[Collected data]

.....

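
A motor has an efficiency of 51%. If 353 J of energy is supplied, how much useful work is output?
W_out = η·W_in = 0.51·353 = 180.03 J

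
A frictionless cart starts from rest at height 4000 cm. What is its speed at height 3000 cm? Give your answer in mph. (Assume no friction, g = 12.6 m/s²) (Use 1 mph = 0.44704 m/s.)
Convert to SI: h₁−h₂ = 10.0 m
mgh₁ = mgh₂ + ½mv² ⇒ v = √(2g(h₁−h₂)) = √(2·12.6·10.0) = 15.8745 m/s = 35.51 mph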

.....

* ASSIGNMENT:
Each entry, exactly as written, should be set down once more.

* ANSWER TO THIS TASK:
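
A motor has an efficiency of 51%. If 353 J of energy is supplied, how much useful work is output?
W_out = η·W_in = 0.51·353 = 180.03 J

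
A frictionless cart starts from rest at height 4000 cm. What is its speed at height 3000 cm? Give your answer in mph. (Assume no friction, g = 12.6 m/s²) (Use 1 mph = 0.44704 m/s.)
Convert to SI: h₁−h₂ = 10.0 m
mgh₁ = mgh₂ + ½mv² ⇒ v = √(2g(h₁−h₂)) = √(2·12.6·10.0) = 15.8745 m/s = 35.51 mph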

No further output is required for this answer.